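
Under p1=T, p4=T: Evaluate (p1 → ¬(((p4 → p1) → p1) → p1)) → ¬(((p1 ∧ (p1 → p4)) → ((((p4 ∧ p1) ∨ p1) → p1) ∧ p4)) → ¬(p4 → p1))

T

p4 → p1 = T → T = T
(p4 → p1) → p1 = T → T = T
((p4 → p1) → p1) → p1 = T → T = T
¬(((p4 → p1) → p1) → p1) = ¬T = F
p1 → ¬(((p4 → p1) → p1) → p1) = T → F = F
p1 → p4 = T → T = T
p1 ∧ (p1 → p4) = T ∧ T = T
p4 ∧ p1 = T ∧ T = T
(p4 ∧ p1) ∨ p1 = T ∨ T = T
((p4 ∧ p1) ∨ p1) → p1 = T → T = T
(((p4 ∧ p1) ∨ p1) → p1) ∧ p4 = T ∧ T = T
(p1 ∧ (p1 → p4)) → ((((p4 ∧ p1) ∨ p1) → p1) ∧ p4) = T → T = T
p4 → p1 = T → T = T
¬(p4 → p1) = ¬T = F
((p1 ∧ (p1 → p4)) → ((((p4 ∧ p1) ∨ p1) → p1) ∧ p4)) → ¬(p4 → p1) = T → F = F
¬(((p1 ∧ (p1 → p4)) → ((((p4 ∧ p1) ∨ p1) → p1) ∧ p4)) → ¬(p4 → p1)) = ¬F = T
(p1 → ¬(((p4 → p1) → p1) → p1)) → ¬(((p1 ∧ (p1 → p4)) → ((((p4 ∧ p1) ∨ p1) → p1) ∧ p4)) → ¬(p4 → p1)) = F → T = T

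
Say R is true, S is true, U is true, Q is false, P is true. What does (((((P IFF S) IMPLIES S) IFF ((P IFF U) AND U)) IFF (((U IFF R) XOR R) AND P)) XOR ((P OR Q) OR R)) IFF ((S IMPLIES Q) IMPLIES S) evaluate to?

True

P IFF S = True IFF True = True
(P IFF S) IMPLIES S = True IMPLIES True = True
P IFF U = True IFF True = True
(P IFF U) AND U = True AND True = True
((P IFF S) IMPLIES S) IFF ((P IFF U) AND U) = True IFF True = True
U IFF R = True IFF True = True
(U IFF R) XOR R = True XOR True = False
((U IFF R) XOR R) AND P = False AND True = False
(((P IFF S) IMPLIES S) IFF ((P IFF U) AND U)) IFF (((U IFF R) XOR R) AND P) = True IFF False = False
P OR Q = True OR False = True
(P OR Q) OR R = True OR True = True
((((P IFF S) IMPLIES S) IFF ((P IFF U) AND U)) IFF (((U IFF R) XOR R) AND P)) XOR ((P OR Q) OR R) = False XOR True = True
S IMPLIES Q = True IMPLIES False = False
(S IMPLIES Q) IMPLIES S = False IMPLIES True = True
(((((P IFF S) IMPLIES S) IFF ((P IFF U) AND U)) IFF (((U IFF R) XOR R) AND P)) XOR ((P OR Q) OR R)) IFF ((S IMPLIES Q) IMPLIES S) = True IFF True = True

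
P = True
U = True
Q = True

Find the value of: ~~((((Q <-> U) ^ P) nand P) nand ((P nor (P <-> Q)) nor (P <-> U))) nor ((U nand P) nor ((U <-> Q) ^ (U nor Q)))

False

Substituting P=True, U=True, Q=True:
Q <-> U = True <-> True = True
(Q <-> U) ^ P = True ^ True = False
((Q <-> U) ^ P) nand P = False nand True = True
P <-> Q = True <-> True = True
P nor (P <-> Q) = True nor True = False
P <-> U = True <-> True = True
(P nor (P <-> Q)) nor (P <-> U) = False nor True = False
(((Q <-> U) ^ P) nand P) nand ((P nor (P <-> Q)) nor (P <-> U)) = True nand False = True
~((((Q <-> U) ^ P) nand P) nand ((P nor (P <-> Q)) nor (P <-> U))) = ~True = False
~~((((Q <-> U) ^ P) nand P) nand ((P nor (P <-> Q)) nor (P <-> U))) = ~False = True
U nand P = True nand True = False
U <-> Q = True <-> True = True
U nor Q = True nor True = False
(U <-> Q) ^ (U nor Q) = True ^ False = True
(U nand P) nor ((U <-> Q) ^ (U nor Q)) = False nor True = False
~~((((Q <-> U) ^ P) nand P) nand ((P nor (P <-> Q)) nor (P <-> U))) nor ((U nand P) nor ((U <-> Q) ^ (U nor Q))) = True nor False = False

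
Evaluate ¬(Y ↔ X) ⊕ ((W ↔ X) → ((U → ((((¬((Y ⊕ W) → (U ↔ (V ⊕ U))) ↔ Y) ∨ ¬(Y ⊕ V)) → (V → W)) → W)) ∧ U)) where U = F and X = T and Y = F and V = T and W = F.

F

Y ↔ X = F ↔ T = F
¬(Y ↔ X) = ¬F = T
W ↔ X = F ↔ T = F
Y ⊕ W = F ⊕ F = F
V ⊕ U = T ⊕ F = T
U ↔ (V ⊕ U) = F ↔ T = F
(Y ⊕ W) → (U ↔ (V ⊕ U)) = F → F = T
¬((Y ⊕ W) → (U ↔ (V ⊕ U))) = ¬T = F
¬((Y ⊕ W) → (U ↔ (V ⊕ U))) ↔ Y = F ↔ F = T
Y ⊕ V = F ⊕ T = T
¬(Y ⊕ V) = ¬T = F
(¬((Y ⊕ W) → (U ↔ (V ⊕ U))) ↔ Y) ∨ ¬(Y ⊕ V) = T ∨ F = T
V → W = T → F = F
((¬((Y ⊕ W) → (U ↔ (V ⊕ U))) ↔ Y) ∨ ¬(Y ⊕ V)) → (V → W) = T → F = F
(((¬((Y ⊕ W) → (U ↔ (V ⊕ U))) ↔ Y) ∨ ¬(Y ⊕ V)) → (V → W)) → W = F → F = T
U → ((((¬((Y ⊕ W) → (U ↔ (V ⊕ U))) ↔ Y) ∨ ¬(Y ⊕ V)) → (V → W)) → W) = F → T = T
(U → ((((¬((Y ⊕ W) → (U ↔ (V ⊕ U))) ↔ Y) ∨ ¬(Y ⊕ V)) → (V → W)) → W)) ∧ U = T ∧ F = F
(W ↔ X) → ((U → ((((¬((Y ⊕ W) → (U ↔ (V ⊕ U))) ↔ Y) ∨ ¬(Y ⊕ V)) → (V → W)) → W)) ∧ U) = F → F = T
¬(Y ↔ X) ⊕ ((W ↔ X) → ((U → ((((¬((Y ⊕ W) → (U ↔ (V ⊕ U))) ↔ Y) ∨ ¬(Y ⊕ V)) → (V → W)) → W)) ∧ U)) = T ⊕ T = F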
******
Task item: Only those lines running from the one containing "Evaluate ¬(Y ↔" through the last line of the data above are to be copied, exactly, with both ends included.

Exercise result:
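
Evaluate ¬(Y ↔ X) ⊕ ((W ↔ X) → ((U → ((((¬((Y ⊕ W) → (U ↔ (V ⊕ U))) ↔ Y) ∨ ¬(Y ⊕ V)) → (V → W)) → W)) ∧ U)) where U = F and X = T and Y = F and V = T and W = F.

F

Y ↔ X = F ↔ T = F
¬(Y ↔ X) = ¬F = T
W ↔ X = F ↔ T = F
Y ⊕ W = F ⊕ F = F
V ⊕ U = T ⊕ F = T
U ↔ (V ⊕ U) = F ↔ T = F
(Y ⊕ W) → (U ↔ (V ⊕ U)) = F → F = T
¬((Y ⊕ W) → (U ↔ (V ⊕ U))) = ¬T = F
¬((Y ⊕ W) → (U ↔ (V ⊕ U))) ↔ Y = F ↔ F = T
Y ⊕ V = F ⊕ T = T
¬(Y ⊕ V) = ¬T = F
(¬((Y ⊕ W) → (U ↔ (V ⊕ U))) ↔ Y) ∨ ¬(Y ⊕ V) = T ∨ F = T
V → W = T → F = F
((¬((Y ⊕ W) → (U ↔ (V ⊕ U))) ↔ Y) ∨ ¬(Y ⊕ V)) → (V → W) = T → F = F
(((¬((Y ⊕ W) → (U ↔ (V ⊕ U))) ↔ Y) ∨ ¬(Y ⊕ V)) → (V → W)) → W = F → F = T
U → ((((¬((Y ⊕ W) → (U ↔ (V ⊕ U))) ↔ Y) ∨ ¬(Y ⊕ V)) → (V → W)) → W) = F → T = T
(U → ((((¬((Y ⊕ W) → (U ↔ (V ⊕ U))) ↔ Y) ∨ ¬(Y ⊕ V)) → (V → W)) → W)) ∧ U = T ∧ F = F
(W ↔ X) → ((U → ((((¬((Y ⊕ W) → (U ↔ (V ⊕ U))) ↔ Y) ∨ ¬(Y ⊕ V)) → (V → W)) → W)) ∧ U) = F → F = T
¬(Y ↔ X) ⊕ ((W ↔ X) → ((U → ((((¬((Y ⊕ W) → (U ↔ (V ⊕ U))) ↔ Y) ∨ ¬(Y ⊕ V)) → (V → W)) → W)) ∧ U)) = T ⊕ T = F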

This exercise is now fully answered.